[Task directions] Repeat the entries exactly, keeping every line as it is.

########

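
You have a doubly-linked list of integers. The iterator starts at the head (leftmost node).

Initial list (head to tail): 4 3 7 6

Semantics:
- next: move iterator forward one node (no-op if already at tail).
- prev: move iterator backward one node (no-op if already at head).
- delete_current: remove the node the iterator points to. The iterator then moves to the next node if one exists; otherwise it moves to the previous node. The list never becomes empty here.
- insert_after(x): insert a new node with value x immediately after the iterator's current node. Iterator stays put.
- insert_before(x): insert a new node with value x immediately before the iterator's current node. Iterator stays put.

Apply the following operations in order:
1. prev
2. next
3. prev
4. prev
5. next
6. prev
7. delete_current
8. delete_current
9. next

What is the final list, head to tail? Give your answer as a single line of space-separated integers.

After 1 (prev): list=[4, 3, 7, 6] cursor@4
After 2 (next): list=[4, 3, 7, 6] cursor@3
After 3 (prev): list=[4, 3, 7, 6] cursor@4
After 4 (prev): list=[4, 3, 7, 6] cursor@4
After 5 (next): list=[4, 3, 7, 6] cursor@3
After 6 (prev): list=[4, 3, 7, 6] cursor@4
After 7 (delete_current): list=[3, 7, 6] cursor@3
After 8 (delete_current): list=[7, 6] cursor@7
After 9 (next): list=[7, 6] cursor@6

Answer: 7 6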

########

[Response]
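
You have a doubly-linked list of integers. The iterator starts at the head (leftmost node).

Initial list (head to tail): 4 3 7 6

Semantics:
- next: move iterator forward one node (no-op if already at tail).
- prev: move iterator backward one node (no-op if already at head).
- delete_current: remove the node the iterator points to. The iterator then moves to the next node if one exists; otherwise it moves to the previous node. The list never becomes empty here.
- insert_after(x): insert a new node with value x immediately after the iterator's current node. Iterator stays put.
- insert_before(x): insert a new node with value x immediately before the iterator's current node. Iterator stays put.

Apply the following operations in order:
1. prev
2. next
3. prev
4. prev
5. next
6. prev
7. delete_current
8. delete_current
9. next

What is the final list, head to tail? Give your answer as a single line of space-separated integers.

After 1 (prev): list=[4, 3, 7, 6] cursor@4
After 2 (next): list=[4, 3, 7, 6] cursor@3
After 3 (prev): list=[4, 3, 7, 6] cursor@4
After 4 (prev): list=[4, 3, 7, 6] cursor@4
After 5 (next): list=[4, 3, 7, 6] cursor@3
After 6 (prev): list=[4, 3, 7, 6] cursor@4
After 7 (delete_current): list=[3, 7, 6] cursor@3
After 8 (delete_current): list=[7, 6] cursor@7
After 9 (next): list=[7, 6] cursor@6

Answer: 7 6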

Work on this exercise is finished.